▶ **Work order**: Only the lines that contain the string "civil" belong in the answer; pull them from the records.

▶ **Data excerpts**:
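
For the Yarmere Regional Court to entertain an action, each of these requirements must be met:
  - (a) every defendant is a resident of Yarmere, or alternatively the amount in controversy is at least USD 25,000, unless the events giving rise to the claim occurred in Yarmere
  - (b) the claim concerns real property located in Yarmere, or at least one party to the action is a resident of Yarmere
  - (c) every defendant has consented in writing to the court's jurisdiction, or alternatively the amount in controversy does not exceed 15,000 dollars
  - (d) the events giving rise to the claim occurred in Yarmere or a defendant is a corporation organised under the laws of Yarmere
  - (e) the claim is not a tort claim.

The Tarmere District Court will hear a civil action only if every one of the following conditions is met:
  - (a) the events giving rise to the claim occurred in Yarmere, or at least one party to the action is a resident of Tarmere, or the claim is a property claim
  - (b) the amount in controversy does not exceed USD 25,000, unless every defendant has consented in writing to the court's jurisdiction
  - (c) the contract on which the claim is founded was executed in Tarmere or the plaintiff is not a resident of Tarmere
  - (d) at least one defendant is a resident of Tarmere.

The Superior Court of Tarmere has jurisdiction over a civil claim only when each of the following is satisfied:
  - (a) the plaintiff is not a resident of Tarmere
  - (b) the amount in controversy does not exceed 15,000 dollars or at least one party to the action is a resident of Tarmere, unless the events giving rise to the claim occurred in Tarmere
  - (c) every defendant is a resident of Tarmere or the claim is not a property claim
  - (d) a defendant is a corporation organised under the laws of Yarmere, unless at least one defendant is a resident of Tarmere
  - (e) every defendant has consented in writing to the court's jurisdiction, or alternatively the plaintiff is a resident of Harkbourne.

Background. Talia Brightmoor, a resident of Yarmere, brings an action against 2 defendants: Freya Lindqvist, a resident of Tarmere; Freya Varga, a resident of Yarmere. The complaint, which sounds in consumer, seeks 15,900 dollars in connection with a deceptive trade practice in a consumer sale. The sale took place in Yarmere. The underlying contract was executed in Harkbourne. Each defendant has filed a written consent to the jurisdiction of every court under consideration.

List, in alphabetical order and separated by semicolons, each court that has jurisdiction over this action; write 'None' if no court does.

the Superior Court of Tarmere; the Tarmere District Court; the Yarmere Regional Court

The Yarmere Regional Court:
  (a) The defendants reside as follows — Freya Lindqvist in Tarmere, Freya Varga in Yarmere — not all in Yarmere; the amount in controversy is 15,900 dollars, below the $25,000 floor — every alternative fails. However, the operative events occurred in Yarmere, so the 'unless' proviso supplies this condition. Satisfied.
  (b) Talia Brightmoor resides in Yarmere, so this disjunct is met. Met.
  (c) Every defendant has filed written consent, which satisfies one of the alternatives. Condition met.
  (d) The operative events occurred in Yarmere, so one alternative holds. Satisfied.
  (e) The claim is a consumer claim, not a tort claim. Satisfied.
  → All conditions met; jurisdiction exists.
The Tarmere District Court:
  (a) The operative events occurred in Yarmere — that alternative is enough. Satisfied.
  (b) The amount in controversy is USD 15,900, within the USD 25,000 ceiling. Condition met.
  (c) The plaintiff resides in Yarmere, which is not Tarmere, which satisfies one of the alternatives. Satisfied.
  (d) Freya Lindqvist resides in Tarmere. Satisfied.
  → Every requirement is satisfied — jurisdiction.
The Superior Court of Tarmere:
  (a) The plaintiff resides in Yarmere, which is not Tarmere. Condition met.
  (b) Freya Lindqvist resides in Tarmere, so this disjunct is met. Satisfied.
  (c) The claim is a consumer claim, not a property claim, so this disjunct is met. Satisfied.
  (d) No defendant is a corporation. But Freya Lindqvist resides in Tarmere, and the 'unless' clause therefore excuses the requirement. Condition met.
  (e) Every defendant has filed written consent, so this disjunct is met. Met.
  → The court has jurisdiction.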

▶ **Exercise solution**:
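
The Tarmere District Court will hear a civil action only if every one of the following conditions is met:
The Superior Court of Tarmere has jurisdiction over a civil claim only when each of the following is satisfied: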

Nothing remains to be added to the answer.